▶ **Records**:
■ ■ ■ ■
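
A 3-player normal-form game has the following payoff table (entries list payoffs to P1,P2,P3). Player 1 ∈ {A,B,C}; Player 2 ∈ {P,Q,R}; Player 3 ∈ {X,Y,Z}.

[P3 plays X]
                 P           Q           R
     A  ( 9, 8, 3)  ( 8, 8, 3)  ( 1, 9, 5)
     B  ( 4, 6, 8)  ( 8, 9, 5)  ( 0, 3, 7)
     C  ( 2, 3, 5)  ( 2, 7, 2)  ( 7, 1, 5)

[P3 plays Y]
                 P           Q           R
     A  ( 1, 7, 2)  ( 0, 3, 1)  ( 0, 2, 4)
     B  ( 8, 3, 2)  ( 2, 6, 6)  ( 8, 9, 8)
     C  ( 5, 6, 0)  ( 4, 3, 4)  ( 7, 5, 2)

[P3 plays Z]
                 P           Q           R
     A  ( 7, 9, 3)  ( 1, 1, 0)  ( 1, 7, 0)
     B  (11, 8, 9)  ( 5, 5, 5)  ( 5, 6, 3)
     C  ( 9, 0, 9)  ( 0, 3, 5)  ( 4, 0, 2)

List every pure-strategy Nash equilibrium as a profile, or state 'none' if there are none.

Nash profiles: (B,P,Z), (B,R,Y)

(A,P,X): not NE [P2→R gives 9>8]
(A,P,Y): not NE [P1→B gives 8>1; P3→Z gives 3>2]
(A,P,Z): not NE [P1→B gives 11>7]
(A,Q,X): not NE [P2→R gives 9>8]
(A,Q,Y): not NE [P1→C gives 4>0; P2→P gives 7>3; P3→X gives 3>1]
(A,Q,Z): not NE [P1→B gives 5>1; P2→P gives 9>1; P3→X gives 3>0]
(A,R,X): not NE [P1→C gives 7>1]
(A,R,Y): not NE [P1→B gives 8>0; P2→P gives 7>2; P3→X gives 5>4]
(A,R,Z): not NE [P1→B gives 5>1; P2→P gives 9>7; P3→X gives 5>0]
(B,P,X): not NE [P1→A gives 9>4; P2→Q gives 9>6; P3→Z gives 9>8]
(B,P,Y): not NE [P2→R gives 9>3; P3→Z gives 9>2]
(B,P,Z): NE
(B,Q,X): not NE [P3→Y gives 6>5]
(B,Q,Y): not NE [P1→C gives 4>2; P2→R gives 9>6]
(B,Q,Z): not NE [P2→P gives 8>5; P3→Y gives 6>5]
(B,R,X): not NE [P1→C gives 7>0; P2→Q gives 9>3; P3→Y gives 8>7]
(B,R,Y): NE
(B,R,Z): not NE [P2→P gives 8>6; P3→Y gives 8>3]
(C,P,X): not NE [P1→A gives 9>2; P2→Q gives 7>3; P3→Z gives 9>5]
(C,P,Y): not NE [P1→B gives 8>5; P3→Z gives 9>0]
(C,P,Z): not NE [P1→B gives 11>9; P2→Q gives 3>0]
(C,Q,X): not NE [P1→B gives 8>2; P3→Z gives 5>2]
(C,Q,Y): not NE [P2→P gives 6>3; P3→Z gives 5>4]
(C,Q,Z): not NE [P1→B gives 5>0]
(C,R,X): not NE [P2→Q gives 7>1]
(C,R,Y): not NE [P1→B gives 8>7; P2→P gives 6>5; P3→X gives 5>2]
(C,R,Z): not NE [P1→B gives 5>4; P2→Q gives 3>0; P3→X gives 5>2]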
■ ■ ■ ■
▶ **Exercise**:
For this task, set down the entire listing word for word.

▶ **Problem solution**:
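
A 3-player normal-form game has the following payoff table (entries list payoffs to P1,P2,P3). Player 1 ∈ {A,B,C}; Player 2 ∈ {P,Q,R}; Player 3 ∈ {X,Y,Z}.

[P3 plays X]
                 P           Q           R
     A  ( 9, 8, 3)  ( 8, 8, 3)  ( 1, 9, 5)
     B  ( 4, 6, 8)  ( 8, 9, 5)  ( 0, 3, 7)
     C  ( 2, 3, 5)  ( 2, 7, 2)  ( 7, 1, 5)

[P3 plays Y]
                 P           Q           R
     A  ( 1, 7, 2)  ( 0, 3, 1)  ( 0, 2, 4)
     B  ( 8, 3, 2)  ( 2, 6, 6)  ( 8, 9, 8)
     C  ( 5, 6, 0)  ( 4, 3, 4)  ( 7, 5, 2)

[P3 plays Z]
                 P           Q           R
     A  ( 7, 9, 3)  ( 1, 1, 0)  ( 1, 7, 0)
     B  (11, 8, 9)  ( 5, 5, 5)  ( 5, 6, 3)
     C  ( 9, 0, 9)  ( 0, 3, 5)  ( 4, 0, 2)

List every pure-strategy Nash equilibrium as a profile, or state 'none' if there are none.

Nash profiles: (B,P,Z), (B,R,Y)

(A,P,X): not NE [P2→R gives 9>8]
(A,P,Y): not NE [P1→B gives 8>1; P3→Z gives 3>2]
(A,P,Z): not NE [P1→B gives 11>7]
(A,Q,X): not NE [P2→R gives 9>8]
(A,Q,Y): not NE [P1→C gives 4>0; P2→P gives 7>3; P3→X gives 3>1]
(A,Q,Z): not NE [P1→B gives 5>1; P2→P gives 9>1; P3→X gives 3>0]
(A,R,X): not NE [P1→C gives 7>1]
(A,R,Y): not NE [P1→B gives 8>0; P2→P gives 7>2; P3→X gives 5>4]
(A,R,Z): not NE [P1→B gives 5>1; P2→P gives 9>7; P3→X gives 5>0]
(B,P,X): not NE [P1→A gives 9>4; P2→Q gives 9>6; P3→Z gives 9>8]
(B,P,Y): not NE [P2→R gives 9>3; P3→Z gives 9>2]
(B,P,Z): NE
(B,Q,X): not NE [P3→Y gives 6>5]
(B,Q,Y): not NE [P1→C gives 4>2; P2→R gives 9>6]
(B,Q,Z): not NE [P2→P gives 8>5; P3→Y gives 6>5]
(B,R,X): not NE [P1→C gives 7>0; P2→Q gives 9>3; P3→Y gives 8>7]
(B,R,Y): NE
(B,R,Z): not NE [P2→P gives 8>6; P3→Y gives 8>3]
(C,P,X): not NE [P1→A gives 9>2; P2→Q gives 7>3; P3→Z gives 9>5]
(C,P,Y): not NE [P1→B gives 8>5; P3→Z gives 9>0]
(C,P,Z): not NE [P1→B gives 11>9; P2→Q gives 3>0]
(C,Q,X): not NE [P1→B gives 8>2; P3→Z gives 5>2]
(C,Q,Y): not NE [P2→P gives 6>3; P3→Z gives 5>4]
(C,Q,Z): not NE [P1→B gives 5>0]
(C,R,X): not NE [P2→Q gives 7>1]
(C,R,Y): not NE [P1→B gives 8>7; P2→P gives 6>5; P3→X gives 5>2]
(C,R,Z): not NE [P1→B gives 5>4; P2→Q gives 3>0; P3→X gives 5>2]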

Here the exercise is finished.